(Collected data entries)
= = =
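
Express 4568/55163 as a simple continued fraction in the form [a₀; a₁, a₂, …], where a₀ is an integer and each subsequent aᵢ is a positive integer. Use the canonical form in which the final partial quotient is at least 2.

4568 = 0·55163 + 4568, so a_0 = 0
55163 = 12·4568 + 347, so a_1 = 12
4568 = 13·347 + 57, so a_2 = 13
347 = 6·57 + 5, so a_3 = 6
57 = 11·5 + 2, so a_4 = 11
5 = 2·2 + 1, so a_5 = 2
2 = 2·1 + 0, so a_6 = 2

[0; 12, 13, 6, 11, 2, 2]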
= = =
* Brief
What the exercise needs is every record again, word for word.

* Output
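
Express 4568/55163 as a simple continued fraction in the form [a₀; a₁, a₂, …], where a₀ is an integer and each subsequent aᵢ is a positive integer. Use the canonical form in which the final partial quotient is at least 2.

4568 = 0·55163 + 4568, so a_0 = 0
55163 = 12·4568 + 347, so a_1 = 12
4568 = 13·347 + 57, so a_2 = 13
347 = 6·57 + 5, so a_3 = 6
57 = 11·5 + 2, so a_4 = 11
5 = 2·2 + 1, so a_5 = 2
2 = 2·1 + 0, so a_6 = 2

[0; 12, 13, 6, 11, 2, 2]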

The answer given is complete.